**TASK GOAL:** Set down every record once more, exactly as given.

[RECORDS SHOWN — start]

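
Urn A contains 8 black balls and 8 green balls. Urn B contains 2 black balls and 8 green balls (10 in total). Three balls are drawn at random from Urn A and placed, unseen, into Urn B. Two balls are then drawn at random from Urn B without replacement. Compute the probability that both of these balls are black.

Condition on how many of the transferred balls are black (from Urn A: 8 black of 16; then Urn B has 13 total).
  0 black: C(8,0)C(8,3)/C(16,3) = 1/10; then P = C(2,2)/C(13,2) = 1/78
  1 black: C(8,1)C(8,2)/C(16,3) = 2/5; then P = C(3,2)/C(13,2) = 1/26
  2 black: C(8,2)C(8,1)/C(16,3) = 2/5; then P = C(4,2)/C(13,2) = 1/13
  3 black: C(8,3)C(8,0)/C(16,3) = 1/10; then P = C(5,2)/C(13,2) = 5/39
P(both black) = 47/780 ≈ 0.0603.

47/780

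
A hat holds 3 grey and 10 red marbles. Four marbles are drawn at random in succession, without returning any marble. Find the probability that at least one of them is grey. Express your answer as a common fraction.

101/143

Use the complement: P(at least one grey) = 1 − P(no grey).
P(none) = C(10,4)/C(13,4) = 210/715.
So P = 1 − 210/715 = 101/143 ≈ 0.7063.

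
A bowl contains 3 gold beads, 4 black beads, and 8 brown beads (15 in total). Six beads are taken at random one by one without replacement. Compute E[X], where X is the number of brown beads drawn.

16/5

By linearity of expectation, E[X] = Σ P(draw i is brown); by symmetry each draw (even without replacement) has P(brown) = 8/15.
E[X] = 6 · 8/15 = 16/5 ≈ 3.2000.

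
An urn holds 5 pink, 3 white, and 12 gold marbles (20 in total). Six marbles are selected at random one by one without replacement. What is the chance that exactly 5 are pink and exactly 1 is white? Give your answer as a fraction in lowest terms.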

[RECORDS SHOWN — finish]

**TASK OUTPUT:**
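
Urn A contains 8 black balls and 8 green balls. Urn B contains 2 black balls and 8 green balls (10 in total). Three balls are drawn at random from Urn A and placed, unseen, into Urn B. Two balls are then drawn at random from Urn B without replacement. Compute the probability that both of these balls are black.

Condition on how many of the transferred balls are black (from Urn A: 8 black of 16; then Urn B has 13 total).
  0 black: C(8,0)C(8,3)/C(16,3) = 1/10; then P = C(2,2)/C(13,2) = 1/78
  1 black: C(8,1)C(8,2)/C(16,3) = 2/5; then P = C(3,2)/C(13,2) = 1/26
  2 black: C(8,2)C(8,1)/C(16,3) = 2/5; then P = C(4,2)/C(13,2) = 1/13
  3 black: C(8,3)C(8,0)/C(16,3) = 1/10; then P = C(5,2)/C(13,2) = 5/39
P(both black) = 47/780 ≈ 0.0603.

47/780

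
A hat holds 3 grey and 10 red marbles. Four marbles are drawn at random in succession, without returning any marble. Find the probability that at least one of them is grey. Express your answer as a common fraction.

101/143

Use the complement: P(at least one grey) = 1 − P(no grey).
P(none) = C(10,4)/C(13,4) = 210/715.
So P = 1 − 210/715 = 101/143 ≈ 0.7063.

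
A bowl contains 3 gold beads, 4 black beads, and 8 brown beads (15 in total). Six beads are taken at random one by one without replacement. Compute E[X], where X is the number of brown beads drawn.

16/5

By linearity of expectation, E[X] = Σ P(draw i is brown); by symmetry each draw (even without replacement) has P(brown) = 8/15.
E[X] = 6 · 8/15 = 16/5 ≈ 3.2000.

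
An urn holds 5 pink, 3 white, and 12 gold marbles (20 in total). Six marbles are selected at random one by one without replacement. What is the chance that exactly 5 are pink and exactly 1 is white? Give your answer as a fraction in lowest terms.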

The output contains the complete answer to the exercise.